## Exercise requirements
Write out the stretch of lines below that begins at the line with "Compute the price index for Period" and ends at the line with "Consider the following 4-good", including both, exactly as given and nothing more.

Source data
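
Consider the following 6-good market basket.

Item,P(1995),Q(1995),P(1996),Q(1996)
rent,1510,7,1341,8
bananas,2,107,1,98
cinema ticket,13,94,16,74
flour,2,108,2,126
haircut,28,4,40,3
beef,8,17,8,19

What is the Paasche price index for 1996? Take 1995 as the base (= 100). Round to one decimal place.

91.3

Paasche price index uses current-period quantities as weights.
ΣP(1996)·Q(1996) = 1341×8 + 1×98 + 16×74 + 2×126 + 40×3 + 8×19 = 10728 + 98 + 1184 + 252 + 120 + 152 = 12534
ΣP(1995)·Q(1996) = 1510×8 + 2×98 + 13×74 + 2×126 + 28×3 + 8×19 = 12080 + 196 + 962 + 252 + 84 + 152 = 13726
Index = 12534 / 13726 × 100 = 91.3158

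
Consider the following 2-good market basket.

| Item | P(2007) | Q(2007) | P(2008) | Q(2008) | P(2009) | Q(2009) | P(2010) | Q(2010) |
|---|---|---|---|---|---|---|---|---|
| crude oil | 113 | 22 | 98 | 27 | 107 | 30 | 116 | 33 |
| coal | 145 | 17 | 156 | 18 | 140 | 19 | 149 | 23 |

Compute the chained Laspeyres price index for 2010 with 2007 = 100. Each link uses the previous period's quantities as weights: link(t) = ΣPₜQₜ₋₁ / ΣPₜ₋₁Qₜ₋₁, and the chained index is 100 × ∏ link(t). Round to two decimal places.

Link 2007→2008:
ΣP(2008)Q(2007) = 98×22 + 156×17 = 2156 + 2652 = 4808
ΣP(2007)Q(2007) = 113×22 + 145×17 = 2486 + 2465 = 4951
link = 4808/4951 = 0.971117
Link 2008→2009:
ΣP(2009)Q(2008) = 107×27 + 140×18 = 2889 + 2520 = 5409
ΣP(2008)Q(2008) = 98×27 + 156×18 = 2646 + 2808 = 5454
link = 5409/5454 = 0.991749
Link 2009→2010:
ΣP(2010)Q(2009) = 116×30 + 149×19 = 3480 + 2831 = 6311
ΣP(2009)Q(2009) = 107×30 + 140×19 = 3210 + 2660 = 5870
link = 6311/5870 = 1.075128
Chained index = 100 × 0.971117 × 0.991749 × 1.075128 = 103.5460

103.55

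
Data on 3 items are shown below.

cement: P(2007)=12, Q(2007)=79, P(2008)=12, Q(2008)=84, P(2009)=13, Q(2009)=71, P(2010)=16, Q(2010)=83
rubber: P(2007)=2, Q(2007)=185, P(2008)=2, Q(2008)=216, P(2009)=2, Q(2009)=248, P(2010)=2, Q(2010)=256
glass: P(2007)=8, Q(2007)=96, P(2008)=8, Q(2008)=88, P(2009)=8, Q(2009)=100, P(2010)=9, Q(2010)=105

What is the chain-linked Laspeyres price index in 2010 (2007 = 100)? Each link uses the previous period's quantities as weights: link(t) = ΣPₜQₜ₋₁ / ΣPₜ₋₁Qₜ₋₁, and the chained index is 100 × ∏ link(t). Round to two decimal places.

118.58

Link 2007→2008:
ΣP(2008)Q(2007) = 12×79 + 2×185 + 8×96 = 948 + 370 + 768 = 2086
ΣP(2007)Q(2007) = 12×79 + 2×185 + 8×96 = 948 + 370 + 768 = 2086
link = 2086/2086 = 1.000000
Link 2008→2009:
ΣP(2009)Q(2008) = 13×84 + 2×216 + 8×88 = 1092 + 432 + 704 = 2228
ΣP(2008)Q(2008) = 12×84 + 2×216 + 8×88 = 1008 + 432 + 704 = 2144
link = 2228/2144 = 1.039179
Link 2009→2010:
ΣP(2010)Q(2009) = 16×71 + 2×248 + 9×100 = 1136 + 496 + 900 = 2532
ΣP(2009)Q(2009) = 13×71 + 2×248 + 8×100 = 923 + 496 + 800 = 2219
link = 2532/2219 = 1.141055
Chained index = 100 × 1.000000 × 1.039179 × 1.141055 = 118.5760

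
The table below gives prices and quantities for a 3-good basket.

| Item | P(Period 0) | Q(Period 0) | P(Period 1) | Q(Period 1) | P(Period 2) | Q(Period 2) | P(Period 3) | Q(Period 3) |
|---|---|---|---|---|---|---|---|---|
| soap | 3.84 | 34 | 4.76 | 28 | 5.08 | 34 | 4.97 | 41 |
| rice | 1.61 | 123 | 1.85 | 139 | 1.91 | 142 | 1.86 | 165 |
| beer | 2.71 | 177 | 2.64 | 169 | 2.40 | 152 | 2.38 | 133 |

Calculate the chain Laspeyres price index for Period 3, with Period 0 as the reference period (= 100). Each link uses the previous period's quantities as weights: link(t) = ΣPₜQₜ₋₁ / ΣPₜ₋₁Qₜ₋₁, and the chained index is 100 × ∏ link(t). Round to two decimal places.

Link Period 0→Period 1:
ΣP(Period 1)Q(Period 0) = 4.76×34 + 1.85×123 + 2.64×177 = 161.84 + 227.55 + 467.28 = 856.67
ΣP(Period 0)Q(Period 0) = 3.84×34 + 1.61×123 + 2.71×177 = 130.56 + 198.03 + 479.67 = 808.26
link = 856.67/808.26 = 1.059894
Link Period 1→Period 2:
ΣP(Period 2)Q(Period 1) = 5.08×28 + 1.91×139 + 2.40×169 = 142.24 + 265.49 + 405.6 = 813.33
ΣP(Period 1)Q(Period 1) = 4.76×28 + 1.85×139 + 2.64×169 = 133.28 + 257.15 + 446.16 = 836.59
link = 813.33/836.59 = 0.972197
Link Period 2→Period 3:
ΣP(Period 3)Q(Period 2) = 4.97×34 + 1.86×142 + 2.38×152 = 168.98 + 264.12 + 361.76 = 794.86
ΣP(Period 2)Q(Period 2) = 5.08×34 + 1.91×142 + 2.40×152 = 172.72 + 271.22 + 364.8 = 808.74
link = 794.86/808.74 = 0.982838
Chained index = 100 × 1.059894 × 0.972197 × 0.982838 = 101.2741

101.27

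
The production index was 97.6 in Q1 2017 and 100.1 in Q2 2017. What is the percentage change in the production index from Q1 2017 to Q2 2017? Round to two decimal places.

Change = (100.1 − 97.6) / 97.6 × 100
       = 2.5 / 97.6 × 100 = 2.5615%

2.56%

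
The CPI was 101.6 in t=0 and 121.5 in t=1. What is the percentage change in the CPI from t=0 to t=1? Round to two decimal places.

Change = (121.5 − 101.6) / 101.6 × 100
       = 19.9 / 101.6 × 100 = 19.5866%

19.59%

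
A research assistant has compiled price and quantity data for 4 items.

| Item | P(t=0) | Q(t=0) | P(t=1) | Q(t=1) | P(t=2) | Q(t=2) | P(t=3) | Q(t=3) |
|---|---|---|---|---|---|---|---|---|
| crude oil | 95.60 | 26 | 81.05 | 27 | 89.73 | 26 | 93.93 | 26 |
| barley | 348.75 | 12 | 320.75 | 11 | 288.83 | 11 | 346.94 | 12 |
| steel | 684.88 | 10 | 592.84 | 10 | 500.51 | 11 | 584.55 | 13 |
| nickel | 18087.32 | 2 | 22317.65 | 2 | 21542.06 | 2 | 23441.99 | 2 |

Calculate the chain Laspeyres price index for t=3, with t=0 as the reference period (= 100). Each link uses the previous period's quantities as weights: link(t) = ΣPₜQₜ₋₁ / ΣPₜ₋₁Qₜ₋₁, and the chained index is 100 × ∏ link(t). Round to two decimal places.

Link t=0→t=1:
ΣP(t=1)Q(t=0) = 81.05×26 + 320.75×12 + 592.84×10 + 22317.65×2 = 2107.3 + 3849 + 5928.4 + 44635.3 = 56520
ΣP(t=0)Q(t=0) = 95.60×26 + 348.75×12 + 684.88×10 + 18087.32×2 = 2485.6 + 4185 + 6848.8 + 36174.64 = 49694.04
link = 56520/49694.04 = 1.137360
Link t=1→t=2:
ΣP(t=2)Q(t=1) = 89.73×27 + 288.83×11 + 500.51×10 + 21542.06×2 = 2422.71 + 3177.13 + 5005.1 + 43084.12 = 53689.06
ΣP(t=1)Q(t=1) = 81.05×27 + 320.75×11 + 592.84×10 + 22317.65×2 = 2188.35 + 3528.25 + 5928.4 + 44635.3 = 56280.3
link = 53689.06/56280.3 = 0.953958
Link t=2→t=3:
ΣP(t=3)Q(t=2) = 93.93×26 + 346.94×11 + 584.55×11 + 23441.99×2 = 2442.18 + 3816.34 + 6430.05 + 46883.98 = 59572.55
ΣP(t=2)Q(t=2) = 89.73×26 + 288.83×11 + 500.51×11 + 21542.06×2 = 2332.98 + 3177.13 + 5505.61 + 43084.12 = 54099.84
link = 59572.55/54099.84 = 1.101159
Chained index = 100 × 1.137360 × 0.953958 × 1.101159 = 119.4751

119.48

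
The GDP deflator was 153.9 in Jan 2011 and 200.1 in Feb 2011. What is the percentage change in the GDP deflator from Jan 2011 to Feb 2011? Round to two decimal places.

30.02%

Change = (200.1 − 153.9) / 153.9 × 100
       = 46.2 / 153.9 × 100 = 30.0195%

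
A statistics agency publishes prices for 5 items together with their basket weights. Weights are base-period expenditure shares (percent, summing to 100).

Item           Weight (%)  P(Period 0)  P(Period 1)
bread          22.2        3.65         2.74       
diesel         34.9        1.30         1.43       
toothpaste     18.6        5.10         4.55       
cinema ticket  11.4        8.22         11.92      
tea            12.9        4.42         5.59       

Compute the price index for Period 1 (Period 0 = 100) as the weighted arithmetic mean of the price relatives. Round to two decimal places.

bread: 22.2 × (2.74/3.65) = 22.2 × 0.750685 = 16.6652
diesel: 34.9 × (1.43/1.30) = 34.9 × 1.100000 = 38.3900
toothpaste: 18.6 × (4.55/5.10) = 18.6 × 0.892157 = 16.5941
cinema ticket: 11.4 × (11.92/8.22) = 11.4 × 1.450122 = 16.5314
tea: 12.9 × (5.59/4.42) = 12.9 × 1.264706 = 16.3147
Index = Σ wᵢ·(p₁ᵢ/p₀ᵢ) = 16.6652 + 38.3900 + 16.5941 + 16.5314 + 16.3147 = 104.4954

104.50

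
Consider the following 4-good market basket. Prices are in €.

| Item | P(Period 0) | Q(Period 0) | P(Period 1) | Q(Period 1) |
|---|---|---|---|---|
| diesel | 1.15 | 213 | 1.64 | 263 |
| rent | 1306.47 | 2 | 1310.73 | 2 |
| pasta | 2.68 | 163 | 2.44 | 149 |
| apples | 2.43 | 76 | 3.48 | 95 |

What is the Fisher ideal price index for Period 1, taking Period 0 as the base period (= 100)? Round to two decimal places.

Laspeyres component (base-period weights):
ΣP(Period 1)Q(Period 0) = 1.64×213 + 1310.73×2 + 2.44×163 + 3.48×76 = 349.32 + 2621.46 + 397.72 + 264.48 = 3632.98
ΣP(Period 0)Q(Period 0) = 1.15×213 + 1306.47×2 + 2.68×163 + 2.43×76 = 244.95 + 2612.94 + 436.84 + 184.68 = 3479.41
L = 3632.98 / 3479.41 × 100 = 104.4137
Paasche component (current-period weights):
ΣP(Period 1)Q(Period 1) = 1.64×263 + 1310.73×2 + 2.44×149 + 3.48×95 = 431.32 + 2621.46 + 363.56 + 330.6 = 3746.94
ΣP(Period 0)Q(Period 1) = 1.15×263 + 1306.47×2 + 2.68×149 + 2.43×95 = 302.45 + 2612.94 + 399.32 + 230.85 = 3545.56
P = 3746.94 / 3545.56 × 100 = 105.6798
Fisher = √(L × P) = √(104.4137 × 105.6798) = 105.0448

105.04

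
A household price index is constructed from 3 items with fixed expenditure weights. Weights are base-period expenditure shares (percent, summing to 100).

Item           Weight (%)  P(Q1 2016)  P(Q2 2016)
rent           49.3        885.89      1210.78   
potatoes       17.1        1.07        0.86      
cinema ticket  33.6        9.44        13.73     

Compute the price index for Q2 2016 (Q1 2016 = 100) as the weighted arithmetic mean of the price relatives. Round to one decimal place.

rent: 49.3 × (1210.78/885.89) = 49.3 × 1.366739 = 67.3802
potatoes: 17.1 × (0.86/1.07) = 17.1 × 0.803738 = 13.7439
cinema ticket: 33.6 × (13.73/9.44) = 33.6 × 1.454449 = 48.8695
Index = Σ wᵢ·(p₁ᵢ/p₀ᵢ) = 67.3802 + 13.7439 + 48.8695 = 129.9936

130.0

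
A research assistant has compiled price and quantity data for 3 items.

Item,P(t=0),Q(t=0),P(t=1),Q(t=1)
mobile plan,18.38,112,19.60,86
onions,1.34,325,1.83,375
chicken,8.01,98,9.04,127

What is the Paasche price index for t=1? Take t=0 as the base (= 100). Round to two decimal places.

Paasche price index uses current-period quantities as weights.
ΣP(t=1)·Q(t=1) = 19.60×86 + 1.83×375 + 9.04×127 = 1685.6 + 686.25 + 1148.08 = 3519.93
ΣP(t=0)·Q(t=1) = 18.38×86 + 1.34×375 + 8.01×127 = 1580.68 + 502.5 + 1017.27 = 3100.45
Index = 3519.93 / 3100.45 × 100 = 113.5296

113.53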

## Reply
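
Compute the price index for Period 1 (Period 0 = 100) as the weighted arithmetic mean of the price relatives. Round to two decimal places.

bread: 22.2 × (2.74/3.65) = 22.2 × 0.750685 = 16.6652
diesel: 34.9 × (1.43/1.30) = 34.9 × 1.100000 = 38.3900
toothpaste: 18.6 × (4.55/5.10) = 18.6 × 0.892157 = 16.5941
cinema ticket: 11.4 × (11.92/8.22) = 11.4 × 1.450122 = 16.5314
tea: 12.9 × (5.59/4.42) = 12.9 × 1.264706 = 16.3147
Index = Σ wᵢ·(p₁ᵢ/p₀ᵢ) = 16.6652 + 38.3900 + 16.5941 + 16.5314 + 16.3147 = 104.4954

104.50

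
Consider the following 4-good market basket. Prices are in €.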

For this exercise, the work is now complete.